WHAT THE TASK REQUIRES - Only the lines holding "flanges" are wanted; find them in the listing and return each one.

*** SOURCE RECORDS Section Begins ***

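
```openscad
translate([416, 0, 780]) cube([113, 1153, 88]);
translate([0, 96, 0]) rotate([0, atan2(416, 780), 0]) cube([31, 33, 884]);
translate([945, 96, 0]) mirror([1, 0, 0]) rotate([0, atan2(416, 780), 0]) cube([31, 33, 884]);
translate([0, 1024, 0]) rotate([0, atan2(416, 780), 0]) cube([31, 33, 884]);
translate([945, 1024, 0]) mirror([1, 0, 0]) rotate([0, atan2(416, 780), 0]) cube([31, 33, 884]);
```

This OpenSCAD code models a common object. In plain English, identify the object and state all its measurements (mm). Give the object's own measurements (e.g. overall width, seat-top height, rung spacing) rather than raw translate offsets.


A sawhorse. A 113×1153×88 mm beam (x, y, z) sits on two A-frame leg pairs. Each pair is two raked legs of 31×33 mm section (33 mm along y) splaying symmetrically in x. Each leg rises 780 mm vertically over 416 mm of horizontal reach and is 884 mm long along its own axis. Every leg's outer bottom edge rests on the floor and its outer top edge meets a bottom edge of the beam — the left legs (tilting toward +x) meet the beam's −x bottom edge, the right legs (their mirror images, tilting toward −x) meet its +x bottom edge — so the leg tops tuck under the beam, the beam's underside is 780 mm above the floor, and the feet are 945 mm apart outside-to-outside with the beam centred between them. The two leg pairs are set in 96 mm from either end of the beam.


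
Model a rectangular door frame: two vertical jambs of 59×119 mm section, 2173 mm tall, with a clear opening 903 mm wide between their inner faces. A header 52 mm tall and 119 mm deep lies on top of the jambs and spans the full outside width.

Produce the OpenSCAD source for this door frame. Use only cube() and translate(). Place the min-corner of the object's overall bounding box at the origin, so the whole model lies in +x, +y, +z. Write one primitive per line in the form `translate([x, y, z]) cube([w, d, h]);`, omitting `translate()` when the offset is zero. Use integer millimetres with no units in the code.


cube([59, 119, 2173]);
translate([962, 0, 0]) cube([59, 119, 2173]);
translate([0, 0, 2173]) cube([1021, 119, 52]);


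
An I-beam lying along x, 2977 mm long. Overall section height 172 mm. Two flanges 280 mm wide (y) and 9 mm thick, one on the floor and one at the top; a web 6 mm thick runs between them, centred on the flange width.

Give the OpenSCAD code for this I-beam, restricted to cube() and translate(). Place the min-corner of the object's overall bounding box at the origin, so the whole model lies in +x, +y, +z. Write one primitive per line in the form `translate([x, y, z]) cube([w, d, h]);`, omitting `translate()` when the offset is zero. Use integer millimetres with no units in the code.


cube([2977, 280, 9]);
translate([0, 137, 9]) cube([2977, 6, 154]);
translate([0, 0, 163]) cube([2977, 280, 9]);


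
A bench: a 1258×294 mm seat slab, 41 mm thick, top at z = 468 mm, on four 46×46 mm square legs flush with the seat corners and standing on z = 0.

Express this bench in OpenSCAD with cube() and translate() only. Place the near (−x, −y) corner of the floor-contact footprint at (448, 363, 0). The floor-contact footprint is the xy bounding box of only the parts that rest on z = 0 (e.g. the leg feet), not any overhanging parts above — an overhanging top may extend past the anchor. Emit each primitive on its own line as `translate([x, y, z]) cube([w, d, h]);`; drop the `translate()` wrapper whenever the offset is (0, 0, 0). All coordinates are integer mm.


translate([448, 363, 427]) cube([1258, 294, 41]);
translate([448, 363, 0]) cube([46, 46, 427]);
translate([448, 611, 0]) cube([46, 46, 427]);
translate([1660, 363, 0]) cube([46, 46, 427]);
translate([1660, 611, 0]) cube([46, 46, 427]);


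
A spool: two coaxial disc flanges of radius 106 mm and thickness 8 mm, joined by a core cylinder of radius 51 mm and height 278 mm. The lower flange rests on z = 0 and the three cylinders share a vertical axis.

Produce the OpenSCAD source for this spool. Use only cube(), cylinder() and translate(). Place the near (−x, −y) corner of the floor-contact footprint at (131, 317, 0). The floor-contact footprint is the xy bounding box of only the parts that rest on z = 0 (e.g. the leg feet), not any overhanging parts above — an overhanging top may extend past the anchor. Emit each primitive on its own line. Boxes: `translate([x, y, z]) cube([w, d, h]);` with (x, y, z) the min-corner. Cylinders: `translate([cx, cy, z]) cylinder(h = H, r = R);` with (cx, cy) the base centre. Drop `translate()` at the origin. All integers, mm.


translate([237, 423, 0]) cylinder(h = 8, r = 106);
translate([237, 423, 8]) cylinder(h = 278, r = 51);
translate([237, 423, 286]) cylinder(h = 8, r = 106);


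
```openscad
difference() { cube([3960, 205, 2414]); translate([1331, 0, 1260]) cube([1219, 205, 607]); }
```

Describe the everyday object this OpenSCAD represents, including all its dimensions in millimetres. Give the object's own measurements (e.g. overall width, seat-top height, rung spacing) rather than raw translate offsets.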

*** SOURCE RECORDS Section Ends ***

TASK OUTPUT -
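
An I-beam lying along x, 2977 mm long. Overall section height 172 mm. Two flanges 280 mm wide (y) and 9 mm thick, one on the floor and one at the top; a web 6 mm thick runs between them, centred on the flange width.
A spool: two coaxial disc flanges of radius 106 mm and thickness 8 mm, joined by a core cylinder of radius 51 mm and height 278 mm. The lower flange rests on z = 0 and the three cylinders share a vertical axis.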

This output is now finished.